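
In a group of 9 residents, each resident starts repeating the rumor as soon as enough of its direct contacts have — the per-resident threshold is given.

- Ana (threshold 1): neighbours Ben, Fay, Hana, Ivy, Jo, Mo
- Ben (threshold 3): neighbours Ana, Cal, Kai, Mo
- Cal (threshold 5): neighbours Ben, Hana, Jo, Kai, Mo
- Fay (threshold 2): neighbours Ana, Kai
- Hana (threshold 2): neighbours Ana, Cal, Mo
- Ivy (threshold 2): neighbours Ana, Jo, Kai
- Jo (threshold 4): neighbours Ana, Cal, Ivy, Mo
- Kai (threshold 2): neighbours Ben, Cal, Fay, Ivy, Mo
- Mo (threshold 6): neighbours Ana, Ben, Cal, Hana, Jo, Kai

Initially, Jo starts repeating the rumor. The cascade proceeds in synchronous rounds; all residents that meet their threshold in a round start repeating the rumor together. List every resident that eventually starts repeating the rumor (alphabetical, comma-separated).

Ana, Ivy, Jo

Round 1 — Jo starts repeating the rumor (initial).
Round 2 — checking thresholds:
  Ana: 1 of 6 neighbours ≥ 1, starts repeating the rumor.
  Cal: 1 of 5 neighbours < 5, holds.
  Ivy: 1 of 3 neighbours < 2, holds.
  Mo: 1 of 6 neighbours < 6, holds.
Round 3 — checking thresholds:
  Ben: 1 of 4 neighbours < 3, holds.
  Cal: 1 of 5 neighbours < 5, holds.
  Fay: 1 of 2 neighbours < 2, holds.
  Hana: 1 of 3 neighbours < 2, holds.
  Ivy: 2 of 3 neighbours ≥ 2, starts repeating the rumor.
  Mo: 2 of 6 neighbours < 6, holds.
Round 4 — no new spreads; cascade stops.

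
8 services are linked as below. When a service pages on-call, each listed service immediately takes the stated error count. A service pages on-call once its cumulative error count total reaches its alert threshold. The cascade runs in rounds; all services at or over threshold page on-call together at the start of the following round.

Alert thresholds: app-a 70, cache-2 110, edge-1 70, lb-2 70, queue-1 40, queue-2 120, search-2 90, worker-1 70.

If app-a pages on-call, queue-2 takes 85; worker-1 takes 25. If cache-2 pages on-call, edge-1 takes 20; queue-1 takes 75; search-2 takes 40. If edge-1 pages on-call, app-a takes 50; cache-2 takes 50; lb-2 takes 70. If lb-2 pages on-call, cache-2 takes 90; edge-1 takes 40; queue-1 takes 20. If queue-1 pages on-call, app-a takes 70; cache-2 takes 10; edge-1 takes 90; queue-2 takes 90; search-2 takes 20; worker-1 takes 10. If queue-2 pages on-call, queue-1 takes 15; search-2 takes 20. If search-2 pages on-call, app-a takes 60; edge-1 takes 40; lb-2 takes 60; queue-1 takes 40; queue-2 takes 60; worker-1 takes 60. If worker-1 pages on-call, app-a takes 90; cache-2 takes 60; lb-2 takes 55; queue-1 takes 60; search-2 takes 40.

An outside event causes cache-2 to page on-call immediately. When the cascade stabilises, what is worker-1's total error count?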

========================================

When you answer, output each line of the data exactly as given, from its first line up to and including the one with "- Ben (threshold".

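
In a group of 9 residents, each resident starts repeating the rumor as soon as enough of its direct contacts have — the per-resident threshold is given.

- Ana (threshold 1): neighbours Ben, Fay, Hana, Ivy, Jo, Mo
- Ben (threshold 3): neighbours Ana, Cal, Kai, Mo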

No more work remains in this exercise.